--- START ---

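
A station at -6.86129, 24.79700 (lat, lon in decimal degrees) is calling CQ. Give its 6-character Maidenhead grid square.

KI23jd

Shift to the Maidenhead origin (180°W, 90°S): lon 204.7970, lat 83.1387.
Field: 204.7970/20 → 10 → K, 83.1387/10 → 8 → I; chars KI.
Square: 4.7970/2 → 2, 3.1387/1 → 3; chars 23.
Subsquare: 0.7970/0.0833333 → 9 → j, 0.1387/0.0416667 → 3 → d; chars jd.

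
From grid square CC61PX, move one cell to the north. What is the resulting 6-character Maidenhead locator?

CC62pa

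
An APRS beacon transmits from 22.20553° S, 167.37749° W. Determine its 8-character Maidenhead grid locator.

AG67ht40

Add 180° to longitude and 90° to latitude: 12.62251, 67.79447.
Field: lon ⌊12.62251/20⌋ = 0 → A; lat ⌊67.79447/10⌋ = 6 → G.
Square: lon ⌊12.62251/2⌋ = 6; lat ⌊7.79447/1⌋ = 7.
Subsquare: lon ⌊0.62251/0.0833333⌋ = 7 → h; lat ⌊0.79447/0.0416667⌋ = 19 → t.
Extended square: lon ⌊0.03918/0.00833333⌋ = 4; lat ⌊0.00280/0.00416667⌋ = 0.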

--- END ---

[What is being asked]
Each line from the one that holds "From grid square" to the end of the records above should be transcribed exactly, both ends included.

[Output]
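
From grid square CC61PX, move one cell to the north. What is the resulting 6-character Maidenhead locator?

CC62pa

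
An APRS beacon transmits from 22.20553° S, 167.37749° W. Determine its 8-character Maidenhead grid locator.

AG67ht40

Add 180° to longitude and 90° to latitude: 12.62251, 67.79447.
Field: lon ⌊12.62251/20⌋ = 0 → A; lat ⌊67.79447/10⌋ = 6 → G.
Square: lon ⌊12.62251/2⌋ = 6; lat ⌊7.79447/1⌋ = 7.
Subsquare: lon ⌊0.62251/0.0833333⌋ = 7 → h; lat ⌊0.79447/0.0416667⌋ = 19 → t.
Extended square: lon ⌊0.03918/0.00833333⌋ = 4; lat ⌊0.00280/0.00416667⌋ = 0.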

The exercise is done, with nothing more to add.